[Stored items]
........
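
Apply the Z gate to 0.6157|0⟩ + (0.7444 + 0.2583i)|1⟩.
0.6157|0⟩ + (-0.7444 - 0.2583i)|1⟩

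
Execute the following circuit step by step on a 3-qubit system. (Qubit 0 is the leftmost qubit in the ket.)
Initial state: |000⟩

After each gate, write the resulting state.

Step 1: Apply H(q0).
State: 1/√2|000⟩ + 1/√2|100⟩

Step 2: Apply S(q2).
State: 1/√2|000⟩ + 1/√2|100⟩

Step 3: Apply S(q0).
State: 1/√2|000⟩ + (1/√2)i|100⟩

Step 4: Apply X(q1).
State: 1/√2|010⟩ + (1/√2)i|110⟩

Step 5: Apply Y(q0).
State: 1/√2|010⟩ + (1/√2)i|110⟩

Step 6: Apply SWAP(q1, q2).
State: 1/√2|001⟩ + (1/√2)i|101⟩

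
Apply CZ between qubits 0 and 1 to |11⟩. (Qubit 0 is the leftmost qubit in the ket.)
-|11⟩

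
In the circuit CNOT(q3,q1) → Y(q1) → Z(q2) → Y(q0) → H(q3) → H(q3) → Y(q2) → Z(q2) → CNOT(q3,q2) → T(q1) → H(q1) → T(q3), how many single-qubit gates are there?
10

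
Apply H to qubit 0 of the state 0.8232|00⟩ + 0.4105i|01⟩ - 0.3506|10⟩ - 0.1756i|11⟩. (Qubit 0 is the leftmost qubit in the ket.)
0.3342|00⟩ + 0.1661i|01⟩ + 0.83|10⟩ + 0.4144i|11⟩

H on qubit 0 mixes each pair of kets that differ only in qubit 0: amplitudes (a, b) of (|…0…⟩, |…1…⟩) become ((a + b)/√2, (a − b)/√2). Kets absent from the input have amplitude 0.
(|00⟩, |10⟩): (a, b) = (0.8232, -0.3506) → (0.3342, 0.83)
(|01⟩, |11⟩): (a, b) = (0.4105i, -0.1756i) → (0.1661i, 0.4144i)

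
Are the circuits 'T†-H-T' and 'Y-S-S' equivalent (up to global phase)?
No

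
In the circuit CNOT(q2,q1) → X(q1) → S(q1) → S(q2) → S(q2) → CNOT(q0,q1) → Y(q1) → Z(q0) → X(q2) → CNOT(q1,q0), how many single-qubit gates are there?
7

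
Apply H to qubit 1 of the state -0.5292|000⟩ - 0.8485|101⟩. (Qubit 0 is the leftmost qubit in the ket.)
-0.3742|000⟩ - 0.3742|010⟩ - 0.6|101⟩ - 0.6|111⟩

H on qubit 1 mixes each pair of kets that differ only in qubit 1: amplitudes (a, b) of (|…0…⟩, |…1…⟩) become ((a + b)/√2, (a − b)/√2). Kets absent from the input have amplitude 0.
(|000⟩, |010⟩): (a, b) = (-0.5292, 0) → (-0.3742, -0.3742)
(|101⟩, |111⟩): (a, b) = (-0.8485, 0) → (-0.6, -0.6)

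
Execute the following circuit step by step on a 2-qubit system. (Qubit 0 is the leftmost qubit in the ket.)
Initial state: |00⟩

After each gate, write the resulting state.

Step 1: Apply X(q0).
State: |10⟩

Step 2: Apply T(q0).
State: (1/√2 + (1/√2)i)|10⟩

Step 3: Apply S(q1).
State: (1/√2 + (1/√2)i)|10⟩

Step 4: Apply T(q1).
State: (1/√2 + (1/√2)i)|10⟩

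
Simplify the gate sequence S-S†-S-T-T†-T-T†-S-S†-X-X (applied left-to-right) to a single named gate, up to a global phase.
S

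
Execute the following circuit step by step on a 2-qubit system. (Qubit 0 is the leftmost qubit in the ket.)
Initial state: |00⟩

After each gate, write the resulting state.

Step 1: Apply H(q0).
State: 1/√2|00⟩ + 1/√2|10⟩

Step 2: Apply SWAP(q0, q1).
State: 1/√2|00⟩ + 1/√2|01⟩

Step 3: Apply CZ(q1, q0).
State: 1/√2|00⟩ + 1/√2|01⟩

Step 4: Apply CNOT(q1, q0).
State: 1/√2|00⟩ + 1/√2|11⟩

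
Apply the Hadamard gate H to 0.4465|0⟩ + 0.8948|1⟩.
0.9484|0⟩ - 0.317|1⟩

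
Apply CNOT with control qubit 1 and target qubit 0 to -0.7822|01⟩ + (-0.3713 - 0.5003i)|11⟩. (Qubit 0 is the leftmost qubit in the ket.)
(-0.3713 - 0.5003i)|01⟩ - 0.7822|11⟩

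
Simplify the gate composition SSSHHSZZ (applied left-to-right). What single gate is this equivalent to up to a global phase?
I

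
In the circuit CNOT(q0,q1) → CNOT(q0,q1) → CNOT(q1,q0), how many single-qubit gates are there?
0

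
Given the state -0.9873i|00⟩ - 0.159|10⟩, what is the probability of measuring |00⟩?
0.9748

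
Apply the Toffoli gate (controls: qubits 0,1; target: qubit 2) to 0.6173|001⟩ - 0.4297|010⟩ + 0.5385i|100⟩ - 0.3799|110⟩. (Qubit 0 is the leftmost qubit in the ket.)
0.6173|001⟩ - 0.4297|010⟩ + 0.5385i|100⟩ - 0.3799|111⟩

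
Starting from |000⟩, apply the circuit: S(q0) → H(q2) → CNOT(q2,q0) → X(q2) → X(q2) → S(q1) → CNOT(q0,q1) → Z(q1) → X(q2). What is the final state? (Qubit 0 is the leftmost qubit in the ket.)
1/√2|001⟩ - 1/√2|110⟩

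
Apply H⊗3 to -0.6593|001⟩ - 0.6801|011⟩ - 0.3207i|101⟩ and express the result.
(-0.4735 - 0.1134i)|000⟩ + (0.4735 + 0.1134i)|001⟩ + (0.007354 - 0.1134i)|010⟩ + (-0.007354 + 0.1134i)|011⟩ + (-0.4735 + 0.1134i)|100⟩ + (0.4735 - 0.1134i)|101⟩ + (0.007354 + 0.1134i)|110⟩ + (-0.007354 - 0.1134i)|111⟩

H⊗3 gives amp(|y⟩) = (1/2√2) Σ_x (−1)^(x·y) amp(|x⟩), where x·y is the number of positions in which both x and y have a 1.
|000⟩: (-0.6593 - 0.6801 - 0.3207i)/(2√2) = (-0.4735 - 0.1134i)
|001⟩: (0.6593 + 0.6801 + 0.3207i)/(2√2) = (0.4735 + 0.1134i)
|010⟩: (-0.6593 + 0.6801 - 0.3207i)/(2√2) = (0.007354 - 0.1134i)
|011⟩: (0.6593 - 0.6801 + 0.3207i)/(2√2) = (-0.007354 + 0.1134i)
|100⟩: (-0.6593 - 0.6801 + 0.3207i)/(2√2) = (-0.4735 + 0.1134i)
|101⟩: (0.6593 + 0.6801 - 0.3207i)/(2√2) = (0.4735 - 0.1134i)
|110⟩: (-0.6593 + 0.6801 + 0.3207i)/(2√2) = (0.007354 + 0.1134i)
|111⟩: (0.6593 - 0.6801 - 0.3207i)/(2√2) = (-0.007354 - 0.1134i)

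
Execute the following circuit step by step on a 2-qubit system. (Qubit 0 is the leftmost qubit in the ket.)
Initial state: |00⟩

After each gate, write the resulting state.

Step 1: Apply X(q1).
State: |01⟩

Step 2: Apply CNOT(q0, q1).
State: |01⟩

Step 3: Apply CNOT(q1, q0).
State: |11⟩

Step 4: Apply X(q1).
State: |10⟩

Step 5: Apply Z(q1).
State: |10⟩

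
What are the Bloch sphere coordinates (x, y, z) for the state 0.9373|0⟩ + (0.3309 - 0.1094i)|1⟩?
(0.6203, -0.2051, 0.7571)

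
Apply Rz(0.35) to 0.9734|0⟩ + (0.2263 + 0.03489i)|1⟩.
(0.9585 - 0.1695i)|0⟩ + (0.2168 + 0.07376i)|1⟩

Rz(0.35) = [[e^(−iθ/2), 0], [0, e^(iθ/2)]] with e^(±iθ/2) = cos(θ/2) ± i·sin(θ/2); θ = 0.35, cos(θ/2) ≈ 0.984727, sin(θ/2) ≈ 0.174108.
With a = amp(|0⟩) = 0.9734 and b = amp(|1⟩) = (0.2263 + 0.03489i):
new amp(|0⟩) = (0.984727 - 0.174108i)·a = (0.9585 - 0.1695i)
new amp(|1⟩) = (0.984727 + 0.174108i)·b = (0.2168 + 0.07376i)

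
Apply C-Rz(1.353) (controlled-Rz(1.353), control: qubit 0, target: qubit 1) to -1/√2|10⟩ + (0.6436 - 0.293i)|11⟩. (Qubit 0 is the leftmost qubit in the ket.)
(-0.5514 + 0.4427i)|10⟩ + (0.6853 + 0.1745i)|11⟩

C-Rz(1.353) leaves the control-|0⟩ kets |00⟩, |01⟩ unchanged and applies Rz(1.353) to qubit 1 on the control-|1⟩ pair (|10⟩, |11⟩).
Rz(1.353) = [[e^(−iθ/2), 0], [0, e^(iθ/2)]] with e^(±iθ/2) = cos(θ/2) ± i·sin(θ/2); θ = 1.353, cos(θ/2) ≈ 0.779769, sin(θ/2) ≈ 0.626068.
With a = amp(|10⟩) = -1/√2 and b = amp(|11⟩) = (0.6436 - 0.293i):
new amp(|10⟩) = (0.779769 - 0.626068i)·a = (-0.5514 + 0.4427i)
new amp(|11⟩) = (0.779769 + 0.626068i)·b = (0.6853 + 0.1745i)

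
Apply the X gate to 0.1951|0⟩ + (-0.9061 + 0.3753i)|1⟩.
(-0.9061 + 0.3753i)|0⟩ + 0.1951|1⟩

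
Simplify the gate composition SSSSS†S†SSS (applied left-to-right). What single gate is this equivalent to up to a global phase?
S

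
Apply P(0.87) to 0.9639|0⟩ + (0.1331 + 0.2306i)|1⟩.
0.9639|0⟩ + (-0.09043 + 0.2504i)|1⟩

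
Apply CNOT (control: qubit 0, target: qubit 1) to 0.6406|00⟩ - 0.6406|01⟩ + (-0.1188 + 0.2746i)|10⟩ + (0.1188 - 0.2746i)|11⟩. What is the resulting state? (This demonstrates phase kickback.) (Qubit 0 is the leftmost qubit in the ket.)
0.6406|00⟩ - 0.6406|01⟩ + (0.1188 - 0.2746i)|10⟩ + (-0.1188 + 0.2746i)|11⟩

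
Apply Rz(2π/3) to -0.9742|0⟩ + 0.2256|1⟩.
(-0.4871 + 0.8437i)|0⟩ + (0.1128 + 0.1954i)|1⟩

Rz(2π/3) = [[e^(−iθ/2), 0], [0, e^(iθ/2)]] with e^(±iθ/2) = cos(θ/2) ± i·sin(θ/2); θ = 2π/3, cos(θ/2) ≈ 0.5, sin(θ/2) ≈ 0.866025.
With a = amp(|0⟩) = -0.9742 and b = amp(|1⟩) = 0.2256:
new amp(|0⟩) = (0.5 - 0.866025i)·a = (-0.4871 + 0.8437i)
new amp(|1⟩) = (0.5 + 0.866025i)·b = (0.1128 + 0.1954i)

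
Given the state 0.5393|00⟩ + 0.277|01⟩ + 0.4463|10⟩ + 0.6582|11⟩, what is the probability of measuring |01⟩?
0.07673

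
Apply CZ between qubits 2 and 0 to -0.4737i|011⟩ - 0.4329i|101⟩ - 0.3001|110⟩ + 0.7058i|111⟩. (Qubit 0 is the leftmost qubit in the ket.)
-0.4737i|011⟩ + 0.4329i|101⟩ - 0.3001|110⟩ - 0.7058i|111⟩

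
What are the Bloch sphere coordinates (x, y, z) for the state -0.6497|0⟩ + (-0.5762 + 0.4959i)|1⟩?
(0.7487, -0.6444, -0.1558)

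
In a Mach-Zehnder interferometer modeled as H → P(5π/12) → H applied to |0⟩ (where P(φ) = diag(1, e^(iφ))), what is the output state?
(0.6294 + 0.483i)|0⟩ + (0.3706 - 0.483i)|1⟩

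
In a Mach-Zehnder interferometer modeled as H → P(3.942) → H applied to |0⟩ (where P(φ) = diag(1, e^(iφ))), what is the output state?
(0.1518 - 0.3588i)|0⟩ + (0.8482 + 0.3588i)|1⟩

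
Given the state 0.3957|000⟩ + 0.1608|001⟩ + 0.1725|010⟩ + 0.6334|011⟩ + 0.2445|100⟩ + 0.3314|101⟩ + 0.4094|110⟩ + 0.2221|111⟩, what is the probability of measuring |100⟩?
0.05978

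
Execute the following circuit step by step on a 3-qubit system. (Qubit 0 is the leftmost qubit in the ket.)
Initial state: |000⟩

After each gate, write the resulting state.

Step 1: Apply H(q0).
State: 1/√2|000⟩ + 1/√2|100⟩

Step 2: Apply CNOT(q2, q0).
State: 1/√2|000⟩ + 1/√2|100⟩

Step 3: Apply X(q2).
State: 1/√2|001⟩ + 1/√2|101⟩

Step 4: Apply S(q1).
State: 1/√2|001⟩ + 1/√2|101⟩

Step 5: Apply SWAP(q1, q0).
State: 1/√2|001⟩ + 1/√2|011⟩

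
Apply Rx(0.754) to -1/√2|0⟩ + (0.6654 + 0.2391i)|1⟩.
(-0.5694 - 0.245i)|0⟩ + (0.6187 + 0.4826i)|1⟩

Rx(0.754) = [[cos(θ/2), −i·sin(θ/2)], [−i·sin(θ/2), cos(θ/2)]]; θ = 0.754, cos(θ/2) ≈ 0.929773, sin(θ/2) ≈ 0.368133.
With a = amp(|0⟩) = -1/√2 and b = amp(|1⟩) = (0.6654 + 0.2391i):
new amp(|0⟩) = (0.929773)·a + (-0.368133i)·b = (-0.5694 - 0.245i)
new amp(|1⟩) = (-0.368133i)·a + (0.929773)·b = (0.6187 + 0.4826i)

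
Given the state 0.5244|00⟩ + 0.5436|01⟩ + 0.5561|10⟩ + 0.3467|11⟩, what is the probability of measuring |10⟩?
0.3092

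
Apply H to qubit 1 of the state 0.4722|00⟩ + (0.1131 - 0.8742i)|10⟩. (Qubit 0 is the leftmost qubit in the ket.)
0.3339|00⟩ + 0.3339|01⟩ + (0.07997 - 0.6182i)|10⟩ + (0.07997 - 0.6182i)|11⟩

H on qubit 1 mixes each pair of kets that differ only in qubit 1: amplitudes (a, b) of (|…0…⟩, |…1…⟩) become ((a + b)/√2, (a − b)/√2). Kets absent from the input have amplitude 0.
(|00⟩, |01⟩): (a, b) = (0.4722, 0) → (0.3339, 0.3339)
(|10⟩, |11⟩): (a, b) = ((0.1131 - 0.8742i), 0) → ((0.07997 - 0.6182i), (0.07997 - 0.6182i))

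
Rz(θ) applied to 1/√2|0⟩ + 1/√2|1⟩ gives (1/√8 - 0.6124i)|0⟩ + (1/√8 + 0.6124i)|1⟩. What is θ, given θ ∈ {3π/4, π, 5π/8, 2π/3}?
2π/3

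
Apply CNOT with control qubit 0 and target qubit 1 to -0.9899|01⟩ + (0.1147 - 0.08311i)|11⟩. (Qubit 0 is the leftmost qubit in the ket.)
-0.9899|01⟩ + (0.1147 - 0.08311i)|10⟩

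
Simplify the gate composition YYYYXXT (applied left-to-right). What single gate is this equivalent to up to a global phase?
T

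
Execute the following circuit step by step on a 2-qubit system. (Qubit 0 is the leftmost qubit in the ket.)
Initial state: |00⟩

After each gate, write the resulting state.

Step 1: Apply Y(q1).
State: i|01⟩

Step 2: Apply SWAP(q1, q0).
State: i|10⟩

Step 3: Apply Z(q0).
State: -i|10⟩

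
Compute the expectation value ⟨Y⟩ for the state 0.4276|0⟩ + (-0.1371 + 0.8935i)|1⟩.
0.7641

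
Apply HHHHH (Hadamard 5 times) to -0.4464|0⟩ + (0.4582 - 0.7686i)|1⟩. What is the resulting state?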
........
_EXERCISE BRIEF_
Report every line in the data that holds "SWAP", copying each one.

_RESPONSE AREA_
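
Step 6: Apply SWAP(q1, q2).
Step 2: Apply SWAP(q0, q1).
Step 5: Apply SWAP(q1, q0).
Step 2: Apply SWAP(q1, q0).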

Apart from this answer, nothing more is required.